Extracted entries: Begin

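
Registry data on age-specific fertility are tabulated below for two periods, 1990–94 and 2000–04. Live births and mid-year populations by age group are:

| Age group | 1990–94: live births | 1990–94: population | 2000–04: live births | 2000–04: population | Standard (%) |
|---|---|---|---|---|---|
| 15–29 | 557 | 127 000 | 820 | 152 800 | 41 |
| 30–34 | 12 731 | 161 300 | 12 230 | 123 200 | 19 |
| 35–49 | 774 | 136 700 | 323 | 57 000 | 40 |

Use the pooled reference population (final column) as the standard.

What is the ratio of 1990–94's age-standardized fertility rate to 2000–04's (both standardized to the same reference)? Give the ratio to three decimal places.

Age-specific rates per 1 000 for 1990–94: 4.386, 78.927, 5.662.
For 2000–04: 5.366, 99.269, 5.667.
Standard weights: 0.41, 0.19, 0.40.
1990–94: 0.4100×4.386 + 0.1900×78.927 + 0.4000×5.662 = 19.0592 per 1 000.
2000–04: 0.4100×5.366 + 0.1900×99.269 + 0.4000×5.667 = 23.3281 per 1 000.
Ratio = 19.0592 ÷ 23.3281 = 0.81701.

0.817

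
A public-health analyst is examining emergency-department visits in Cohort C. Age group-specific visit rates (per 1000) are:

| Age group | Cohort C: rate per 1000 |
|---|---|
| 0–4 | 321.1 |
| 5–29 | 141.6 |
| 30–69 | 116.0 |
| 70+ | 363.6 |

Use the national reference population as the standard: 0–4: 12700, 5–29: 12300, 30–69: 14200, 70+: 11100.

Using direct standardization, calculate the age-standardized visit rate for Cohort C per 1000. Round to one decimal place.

Standard total = 50300; weights = 0.2525, 0.2445, 0.2823, 0.2207.
Standardized rate: 0.2525×321.1 + 0.2445×141.6 + 0.2823×116.0 + 0.2207×363.6 = 228.6841 per 1000.

228.7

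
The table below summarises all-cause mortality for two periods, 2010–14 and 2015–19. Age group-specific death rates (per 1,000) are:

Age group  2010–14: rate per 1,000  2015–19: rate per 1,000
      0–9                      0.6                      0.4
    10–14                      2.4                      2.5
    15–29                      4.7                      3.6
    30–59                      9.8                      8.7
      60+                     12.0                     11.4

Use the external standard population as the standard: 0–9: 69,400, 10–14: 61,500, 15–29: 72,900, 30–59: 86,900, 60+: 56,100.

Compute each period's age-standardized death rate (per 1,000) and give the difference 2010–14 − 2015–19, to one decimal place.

Standard total = 346,800; weights = 0.2001, 0.1773, 0.2102, 0.2506, 0.1618.
2010–14: 0.2001×0.6 + 0.1773×2.4 + 0.2102×4.7 + 0.2506×9.8 + 0.1618×12.0 = 5.9305 per 1,000.
2015–19: 0.2001×0.4 + 0.1773×2.5 + 0.2102×3.6 + 0.2506×8.7 + 0.1618×11.4 = 5.3043 per 1,000.
Difference = 5.9305 − 5.3043 = 0.6262.

0.6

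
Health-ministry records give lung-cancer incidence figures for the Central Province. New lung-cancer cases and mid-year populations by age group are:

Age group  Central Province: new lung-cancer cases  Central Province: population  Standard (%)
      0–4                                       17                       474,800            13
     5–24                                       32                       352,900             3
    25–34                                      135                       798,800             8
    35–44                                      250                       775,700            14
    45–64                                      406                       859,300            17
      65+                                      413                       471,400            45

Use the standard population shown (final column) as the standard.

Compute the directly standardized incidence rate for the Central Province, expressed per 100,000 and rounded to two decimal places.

Age-specific rates per 100,000 for the Central Province: 3.58, 9.07, 16.90, 32.23, 47.25, 87.61.
Standard weights: 0.13, 0.03, 0.08, 0.14, 0.17, 0.45.
Standardized rate: 0.1300×3.58 + 0.0300×9.07 + 0.0800×16.90 + 0.1400×32.23 + 0.1700×47.25 + 0.4500×87.61 = 54.0588 per 100,000.

54.06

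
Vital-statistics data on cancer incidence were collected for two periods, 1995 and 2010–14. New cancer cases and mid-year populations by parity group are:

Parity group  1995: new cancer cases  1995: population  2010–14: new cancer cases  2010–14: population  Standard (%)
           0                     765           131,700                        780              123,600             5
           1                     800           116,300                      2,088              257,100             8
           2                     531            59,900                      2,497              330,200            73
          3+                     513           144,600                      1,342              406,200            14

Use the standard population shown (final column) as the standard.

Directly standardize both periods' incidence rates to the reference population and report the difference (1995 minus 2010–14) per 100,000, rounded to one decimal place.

86.1

Parity-specific rates per 100,000 for 1995: 580.87, 687.88, 886.48, 354.77.
For 2010–14: 631.07, 812.14, 756.21, 330.38.
Standard weights: 0.05, 0.08, 0.73, 0.14.
1995: 0.0500×580.87 + 0.0800×687.88 + 0.7300×886.48 + 0.1400×354.77 = 780.8700 per 100,000.
2010–14: 0.0500×631.07 + 0.0800×812.14 + 0.7300×756.21 + 0.1400×330.38 = 694.8094 per 100,000.
Difference = 780.8700 − 694.8094 = 86.0606.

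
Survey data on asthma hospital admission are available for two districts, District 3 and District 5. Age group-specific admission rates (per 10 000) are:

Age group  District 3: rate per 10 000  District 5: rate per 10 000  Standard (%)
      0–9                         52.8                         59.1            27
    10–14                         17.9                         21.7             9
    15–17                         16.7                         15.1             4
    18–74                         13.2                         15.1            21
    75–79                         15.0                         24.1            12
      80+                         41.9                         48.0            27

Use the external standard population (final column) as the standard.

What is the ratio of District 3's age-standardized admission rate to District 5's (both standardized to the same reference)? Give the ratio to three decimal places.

0.864

Standard weights: 0.27, 0.09, 0.04, 0.21, 0.12, 0.27.
District 3: 0.2700×52.8 + 0.0900×17.9 + 0.0400×16.7 + 0.2100×13.2 + 0.1200×15.0 + 0.2700×41.9 = 32.4200 per 10 000.
District 5: 0.2700×59.1 + 0.0900×21.7 + 0.0400×15.1 + 0.2100×15.1 + 0.1200×24.1 + 0.2700×48.0 = 37.5370 per 10 000.
Ratio = 32.4200 ÷ 37.5370 = 0.86368.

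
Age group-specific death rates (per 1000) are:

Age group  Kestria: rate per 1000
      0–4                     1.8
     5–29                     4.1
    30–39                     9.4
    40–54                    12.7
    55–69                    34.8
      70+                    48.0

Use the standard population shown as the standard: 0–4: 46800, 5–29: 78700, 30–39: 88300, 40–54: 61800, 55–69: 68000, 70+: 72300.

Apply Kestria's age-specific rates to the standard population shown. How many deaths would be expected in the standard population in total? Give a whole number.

Expected deaths = Σ (standard pop × age-specific rate ÷ 1000)
= 46800×1.8/1000 + 78700×4.1/1000 + 88300×9.4/1000 + 61800×12.7/1000 + 68000×34.8/1000 + 72300×48.0/1000
= 84.24 + 322.67 + 830.02 + 784.86 + 2366.40 + 3470.40 = 7858.59.

7859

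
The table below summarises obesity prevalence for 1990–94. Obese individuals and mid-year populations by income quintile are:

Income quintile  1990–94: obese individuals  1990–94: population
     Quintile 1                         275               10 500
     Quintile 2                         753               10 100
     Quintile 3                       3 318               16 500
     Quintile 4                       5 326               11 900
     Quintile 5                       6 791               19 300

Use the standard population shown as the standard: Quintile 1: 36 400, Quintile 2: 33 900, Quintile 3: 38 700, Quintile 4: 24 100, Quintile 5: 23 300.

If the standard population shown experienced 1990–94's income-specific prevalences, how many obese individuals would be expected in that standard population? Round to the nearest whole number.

Income-specific rates per 1 000 for 1990–94: 26.190, 74.554, 201.091, 447.563, 351.865.
Expected obese individuals = Σ (standard pop × income-specific rate ÷ 1 000)
= 36 400×26.190/1 000 + 33 900×74.554/1 000 + 38 700×201.091/1 000 + 24 100×447.563/1 000 + 23 300×351.865/1 000
= 953.33 + 2527.40 + 7782.22 + 10786.27 + 8198.46 = 30247.68.

30248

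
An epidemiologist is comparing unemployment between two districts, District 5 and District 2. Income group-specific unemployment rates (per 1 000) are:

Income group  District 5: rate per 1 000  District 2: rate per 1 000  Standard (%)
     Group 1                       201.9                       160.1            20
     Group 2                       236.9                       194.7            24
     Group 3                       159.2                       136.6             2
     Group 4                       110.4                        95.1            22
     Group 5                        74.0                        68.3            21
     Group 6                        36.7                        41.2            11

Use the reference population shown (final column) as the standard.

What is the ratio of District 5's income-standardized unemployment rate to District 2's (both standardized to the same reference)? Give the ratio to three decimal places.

1.190

Standard weights: 0.20, 0.24, 0.02, 0.22, 0.21, 0.11.
District 5: 0.2000×201.9 + 0.2400×236.9 + 0.0200×159.2 + 0.2200×110.4 + 0.2100×74.0 + 0.1100×36.7 = 144.2850 per 1 000.
District 2: 0.2000×160.1 + 0.2400×194.7 + 0.0200×136.6 + 0.2200×95.1 + 0.2100×68.3 + 0.1100×41.2 = 121.2770 per 1 000.
Ratio = 144.2850 ÷ 121.2770 = 1.18971.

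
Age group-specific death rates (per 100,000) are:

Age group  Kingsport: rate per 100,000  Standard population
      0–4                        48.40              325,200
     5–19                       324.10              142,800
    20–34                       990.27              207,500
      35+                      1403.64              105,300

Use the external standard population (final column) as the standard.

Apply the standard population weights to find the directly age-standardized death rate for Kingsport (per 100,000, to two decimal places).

531.90

Standard total = 780,800; weights = 0.4165, 0.1829, 0.2658, 0.1349.
Standardized rate: 0.4165×48.40 + 0.1829×324.10 + 0.2658×990.27 + 0.1349×1403.64 = 531.8974 per 100,000.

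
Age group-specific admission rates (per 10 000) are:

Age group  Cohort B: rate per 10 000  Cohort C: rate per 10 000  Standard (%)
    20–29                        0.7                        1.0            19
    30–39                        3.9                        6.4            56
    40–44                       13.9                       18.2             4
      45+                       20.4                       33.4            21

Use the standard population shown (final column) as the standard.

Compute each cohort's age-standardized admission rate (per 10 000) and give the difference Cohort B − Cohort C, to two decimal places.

Standard weights: 0.19, 0.56, 0.04, 0.21.
Cohort B: 0.1900×0.7 + 0.5600×3.9 + 0.0400×13.9 + 0.2100×20.4 = 7.1570 per 10 000.
Cohort C: 0.1900×1.0 + 0.5600×6.4 + 0.0400×18.2 + 0.2100×33.4 = 11.5160 per 10 000.
Difference = 7.1570 − 11.5160 = -4.3590.

-4.36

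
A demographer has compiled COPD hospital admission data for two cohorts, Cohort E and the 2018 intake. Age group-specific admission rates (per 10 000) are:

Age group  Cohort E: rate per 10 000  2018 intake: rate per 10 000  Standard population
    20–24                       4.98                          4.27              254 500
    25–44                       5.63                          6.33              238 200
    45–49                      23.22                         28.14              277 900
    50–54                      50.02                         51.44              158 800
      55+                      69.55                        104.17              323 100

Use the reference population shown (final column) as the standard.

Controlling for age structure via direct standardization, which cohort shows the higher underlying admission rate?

Standard total = 1 252 500; weights = 0.2032, 0.1902, 0.2219, 0.1268, 0.2580.
Cohort E: 0.2032×4.98 + 0.1902×5.63 + 0.2219×23.22 + 0.1268×50.02 + 0.2580×69.55 = 31.5178 per 10 000.
The 2018 intake: 0.2032×4.27 + 0.1902×6.33 + 0.2219×28.14 + 0.1268×51.44 + 0.2580×104.17 = 41.7091 per 10 000.

2018 intake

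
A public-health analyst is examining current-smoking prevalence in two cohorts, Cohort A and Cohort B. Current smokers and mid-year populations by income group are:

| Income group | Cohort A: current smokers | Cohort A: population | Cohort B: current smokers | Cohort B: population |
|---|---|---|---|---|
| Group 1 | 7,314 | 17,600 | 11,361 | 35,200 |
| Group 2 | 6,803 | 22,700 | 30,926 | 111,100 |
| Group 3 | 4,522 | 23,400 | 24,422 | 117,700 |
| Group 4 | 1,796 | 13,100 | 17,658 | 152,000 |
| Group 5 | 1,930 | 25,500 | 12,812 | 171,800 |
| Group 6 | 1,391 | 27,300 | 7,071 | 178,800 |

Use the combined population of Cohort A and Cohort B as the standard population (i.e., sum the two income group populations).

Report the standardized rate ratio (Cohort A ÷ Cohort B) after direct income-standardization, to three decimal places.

1.094

Income-specific rates per 1,000 for Cohort A: 415.568, 299.692, 193.248, 137.099, 75.686, 50.952.
For Cohort B: 322.756, 278.362, 207.494, 116.171, 74.575, 39.547.
Combined standard total = 896,200; weights = 0.0589, 0.1493, 0.1574, 0.1842, 0.2202, 0.2300.
Cohort A: 0.0589×415.568 + 0.1493×299.692 + 0.1574×193.248 + 0.1842×137.099 + 0.2202×75.686 + 0.2300×50.952 = 153.2886 per 1,000.
Cohort B: 0.0589×322.756 + 0.1493×278.362 + 0.1574×207.494 + 0.1842×116.171 + 0.2202×74.575 + 0.2300×39.547 = 140.1560 per 1,000.
Ratio = 153.2886 ÷ 140.1560 = 1.09370.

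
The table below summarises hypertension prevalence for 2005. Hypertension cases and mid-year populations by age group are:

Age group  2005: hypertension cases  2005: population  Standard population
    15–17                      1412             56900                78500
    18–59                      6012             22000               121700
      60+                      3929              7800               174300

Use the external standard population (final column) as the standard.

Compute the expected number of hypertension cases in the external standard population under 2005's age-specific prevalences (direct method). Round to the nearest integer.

Age-specific rates per 1000 for 2005: 24.815, 273.273, 503.718.
Expected hypertension cases = Σ (standard pop × age-specific rate ÷ 1000)
= 78500×24.815/1000 + 121700×273.273/1000 + 174300×503.718/1000
= 1948.01 + 33257.29 + 87798.04 = 123003.34.

123003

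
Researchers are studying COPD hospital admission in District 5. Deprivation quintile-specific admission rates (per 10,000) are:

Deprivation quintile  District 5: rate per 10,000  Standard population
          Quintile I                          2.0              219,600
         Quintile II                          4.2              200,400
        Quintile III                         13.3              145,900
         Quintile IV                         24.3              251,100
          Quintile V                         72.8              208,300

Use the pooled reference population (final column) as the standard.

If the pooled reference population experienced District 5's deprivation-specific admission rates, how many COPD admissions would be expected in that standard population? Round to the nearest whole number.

Expected COPD admissions = Σ (standard pop × deprivation-specific rate ÷ 10,000)
= 219,600×2.0/10,000 + 200,400×4.2/10,000 + 145,900×13.3/10,000 + 251,100×24.3/10,000 + 208,300×72.8/10,000
= 43.92 + 84.17 + 194.05 + 610.17 + 1516.42 = 2448.73.

2449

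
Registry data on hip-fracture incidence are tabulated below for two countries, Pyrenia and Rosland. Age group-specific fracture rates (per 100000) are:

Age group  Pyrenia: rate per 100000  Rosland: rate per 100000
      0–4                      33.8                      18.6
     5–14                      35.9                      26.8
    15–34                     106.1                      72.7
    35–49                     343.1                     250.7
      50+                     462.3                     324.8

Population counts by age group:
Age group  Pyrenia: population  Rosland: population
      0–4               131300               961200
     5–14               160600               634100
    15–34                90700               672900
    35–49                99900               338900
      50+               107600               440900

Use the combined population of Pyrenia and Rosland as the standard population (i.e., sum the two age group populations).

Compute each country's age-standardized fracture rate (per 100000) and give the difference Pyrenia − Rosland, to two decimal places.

Combined standard total = 3638100; weights = 0.3003, 0.2184, 0.2099, 0.1206, 0.1508.
Pyrenia: 0.3003×33.8 + 0.2184×35.9 + 0.2099×106.1 + 0.1206×343.1 + 0.1508×462.3 = 151.3422 per 100000.
Rosland: 0.3003×18.6 + 0.2184×26.8 + 0.2099×72.7 + 0.1206×250.7 + 0.1508×324.8 = 105.9048 per 100000.
Difference = 151.3422 − 105.9048 = 45.4374.

45.44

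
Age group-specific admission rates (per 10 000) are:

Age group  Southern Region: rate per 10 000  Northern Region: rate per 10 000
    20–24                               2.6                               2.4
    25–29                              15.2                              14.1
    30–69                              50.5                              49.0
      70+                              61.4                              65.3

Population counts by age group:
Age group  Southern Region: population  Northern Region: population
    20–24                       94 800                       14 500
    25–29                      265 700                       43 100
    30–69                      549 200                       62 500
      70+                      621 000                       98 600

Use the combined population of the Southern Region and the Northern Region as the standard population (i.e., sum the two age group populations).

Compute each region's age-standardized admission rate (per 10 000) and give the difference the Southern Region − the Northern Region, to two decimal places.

-0.87

Combined standard total = 1 749 400; weights = 0.0625, 0.1765, 0.3497, 0.4113.
The Southern Region: 0.0625×2.6 + 0.1765×15.2 + 0.3497×50.5 + 0.4113×61.4 = 45.7598 per 10 000.
The Northern Region: 0.0625×2.4 + 0.1765×14.1 + 0.3497×49.0 + 0.4113×65.3 = 46.6329 per 10 000.
Difference = 45.7598 − 46.6329 = -0.8731.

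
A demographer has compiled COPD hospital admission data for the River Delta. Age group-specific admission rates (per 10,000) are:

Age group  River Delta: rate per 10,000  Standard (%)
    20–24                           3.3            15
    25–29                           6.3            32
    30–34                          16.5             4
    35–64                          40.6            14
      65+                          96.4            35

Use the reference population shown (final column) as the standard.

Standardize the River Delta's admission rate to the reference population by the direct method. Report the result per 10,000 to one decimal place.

Standard weights: 0.15, 0.32, 0.04, 0.14, 0.35.
Standardized rate: 0.1500×3.3 + 0.3200×6.3 + 0.0400×16.5 + 0.1400×40.6 + 0.3500×96.4 = 42.5950 per 10,000.

42.6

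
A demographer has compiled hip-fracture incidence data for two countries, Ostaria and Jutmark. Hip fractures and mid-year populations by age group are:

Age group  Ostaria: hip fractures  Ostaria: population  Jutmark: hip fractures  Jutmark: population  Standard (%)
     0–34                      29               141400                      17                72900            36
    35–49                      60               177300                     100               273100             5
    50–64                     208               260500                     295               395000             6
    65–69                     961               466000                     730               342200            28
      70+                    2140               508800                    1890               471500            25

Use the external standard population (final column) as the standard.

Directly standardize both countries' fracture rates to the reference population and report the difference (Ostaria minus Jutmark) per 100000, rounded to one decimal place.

Age-specific rates per 100000 for Ostaria: 20.51, 33.84, 79.85, 206.22, 420.60.
For Jutmark: 23.32, 36.62, 74.68, 213.33, 400.85.
Standard weights: 0.36, 0.05, 0.06, 0.28, 0.25.
Ostaria: 0.3600×20.51 + 0.0500×33.84 + 0.0600×79.85 + 0.2800×206.22 + 0.2500×420.60 = 176.7580 per 100000.
Jutmark: 0.3600×23.32 + 0.0500×36.62 + 0.0600×74.68 + 0.2800×213.33 + 0.2500×400.85 = 174.6501 per 100000.
Difference = 176.7580 − 174.6501 = 2.1079.

2.1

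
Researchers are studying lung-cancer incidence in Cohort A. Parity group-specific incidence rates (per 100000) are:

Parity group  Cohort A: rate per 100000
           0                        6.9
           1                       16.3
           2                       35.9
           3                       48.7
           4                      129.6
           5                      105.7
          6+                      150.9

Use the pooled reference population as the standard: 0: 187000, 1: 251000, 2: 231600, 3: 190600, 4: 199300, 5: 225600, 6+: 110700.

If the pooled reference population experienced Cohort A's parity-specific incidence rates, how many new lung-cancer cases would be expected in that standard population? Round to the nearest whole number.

894

Expected new lung-cancer cases = Σ (standard pop × parity-specific rate ÷ 100000)
= 187000×6.9/100000 + 251000×16.3/100000 + 231600×35.9/100000 + 190600×48.7/100000 + 199300×129.6/100000 + 225600×105.7/100000 + 110700×150.9/100000
= 12.90 + 40.91 + 83.14 + 92.82 + 258.29 + 238.46 + 167.05 = 893.58.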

Extracted entries: End

**What the task asks**
For this exercise, output exactly the lines above from the line with "1990–94: obese individuals" to the line with "Use the standard population shown as the standard: Quintile", counting both, and leave out the rest.

**The answer**
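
Income quintile  1990–94: obese individuals  1990–94: population
     Quintile 1                         275               10 500
     Quintile 2                         753               10 100
     Quintile 3                       3 318               16 500
     Quintile 4                       5 326               11 900
     Quintile 5                       6 791               19 300

Use the standard population shown as the standard: Quintile 1: 36 400, Quintile 2: 33 900, Quintile 3: 38 700, Quintile 4: 24 100, Quintile 5: 23 300.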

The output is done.